**Exercise details:** Starting at the first line of the records below, transcribe each line exactly, ending with the line that contains "Treat every circular".

[Records from a dataset]
○ ○ ○
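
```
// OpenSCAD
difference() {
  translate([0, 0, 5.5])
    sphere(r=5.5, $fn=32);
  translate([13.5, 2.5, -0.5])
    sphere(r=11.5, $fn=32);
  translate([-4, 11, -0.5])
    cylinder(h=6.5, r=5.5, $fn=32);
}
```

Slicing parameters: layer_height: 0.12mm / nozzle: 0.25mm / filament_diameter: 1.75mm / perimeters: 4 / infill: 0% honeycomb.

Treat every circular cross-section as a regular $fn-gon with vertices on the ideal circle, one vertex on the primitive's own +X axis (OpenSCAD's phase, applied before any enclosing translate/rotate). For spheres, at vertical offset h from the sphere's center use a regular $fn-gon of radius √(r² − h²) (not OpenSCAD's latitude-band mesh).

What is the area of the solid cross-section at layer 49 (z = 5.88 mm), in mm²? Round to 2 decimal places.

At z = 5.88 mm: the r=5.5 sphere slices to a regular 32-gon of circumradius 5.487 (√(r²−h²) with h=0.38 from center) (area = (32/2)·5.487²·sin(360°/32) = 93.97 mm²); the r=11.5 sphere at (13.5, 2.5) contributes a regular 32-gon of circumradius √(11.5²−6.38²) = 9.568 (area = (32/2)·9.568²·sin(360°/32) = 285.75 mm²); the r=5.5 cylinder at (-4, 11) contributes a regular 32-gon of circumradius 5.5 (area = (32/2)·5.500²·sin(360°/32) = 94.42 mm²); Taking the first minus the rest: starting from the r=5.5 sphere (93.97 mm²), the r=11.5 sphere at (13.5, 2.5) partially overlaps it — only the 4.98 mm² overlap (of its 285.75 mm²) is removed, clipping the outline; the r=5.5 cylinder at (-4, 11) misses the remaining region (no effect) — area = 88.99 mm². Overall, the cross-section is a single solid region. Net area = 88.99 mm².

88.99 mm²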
○ ○ ○
**Response below:**
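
```
// OpenSCAD
difference() {
  translate([0, 0, 5.5])
    sphere(r=5.5, $fn=32);
  translate([13.5, 2.5, -0.5])
    sphere(r=11.5, $fn=32);
  translate([-4, 11, -0.5])
    cylinder(h=6.5, r=5.5, $fn=32);
}
```

Slicing parameters: layer_height: 0.12mm / nozzle: 0.25mm / filament_diameter: 1.75mm / perimeters: 4 / infill: 0% honeycomb.

Treat every circular cross-section as a regular $fn-gon with vertices on the ideal circle, one vertex on the primitive's own +X axis (OpenSCAD's phase, applied before any enclosing translate/rotate). For spheres, at vertical offset h from the sphere's center use a regular $fn-gon of radius √(r² − h²) (not OpenSCAD's latitude-band mesh).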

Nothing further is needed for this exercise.